- _Exercise instructions_
A verbatim copy of each record is required.

- _Information supplied_
◆ ◆ ◆ ◆ ◆ ◆ ◆
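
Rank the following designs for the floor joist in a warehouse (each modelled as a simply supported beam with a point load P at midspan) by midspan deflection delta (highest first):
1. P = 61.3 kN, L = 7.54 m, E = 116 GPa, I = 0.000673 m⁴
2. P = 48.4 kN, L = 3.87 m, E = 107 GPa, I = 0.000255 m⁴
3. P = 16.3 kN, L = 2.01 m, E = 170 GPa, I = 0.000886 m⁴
Model: a simply supported beam with a point load P at midspan, so delta = (P·L^3) / (48·E·I) (SI units).
  Case 1: delta = (61300 × 7.54^3) / (48 × (1.16 × 10¹¹) × 0.000673) = 0.007012 m = 7.012 mm
  Case 2: delta = (48400 × 3.87^3) / (48 × (1.07 × 10¹¹) × 0.000255) = 0.002142 m = 2.142 mm
  Case 3: delta = (16300 × 2.01^3) / (48 × (1.7 × 10¹¹) × 0.000886) = 1.831 × 10⁻⁵ m = 0.01831 mm
Ordering: 7.012 mm (case 1) > 2.142 mm (case 2) > 0.01831 mm (case 3)
Final answer: 1, 2, 3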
◆ ◆ ◆ ◆ ◆ ◆ ◆
- _Output for this task_
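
Rank the following designs for the floor joist in a warehouse (each modelled as a simply supported beam with a point load P at midspan) by midspan deflection delta (highest first):
1. P = 61.3 kN, L = 7.54 m, E = 116 GPa, I = 0.000673 m⁴
2. P = 48.4 kN, L = 3.87 m, E = 107 GPa, I = 0.000255 m⁴
3. P = 16.3 kN, L = 2.01 m, E = 170 GPa, I = 0.000886 m⁴
Model: a simply supported beam with a point load P at midspan, so delta = (P·L^3) / (48·E·I) (SI units).
  Case 1: delta = (61300 × 7.54^3) / (48 × (1.16 × 10¹¹) × 0.000673) = 0.007012 m = 7.012 mm
  Case 2: delta = (48400 × 3.87^3) / (48 × (1.07 × 10¹¹) × 0.000255) = 0.002142 m = 2.142 mm
  Case 3: delta = (16300 × 2.01^3) / (48 × (1.7 × 10¹¹) × 0.000886) = 1.831 × 10⁻⁵ m = 0.01831 mm
Ordering: 7.012 mm (case 1) > 2.142 mm (case 2) > 0.01831 mm (case 3)
Final answer: 1, 2, 3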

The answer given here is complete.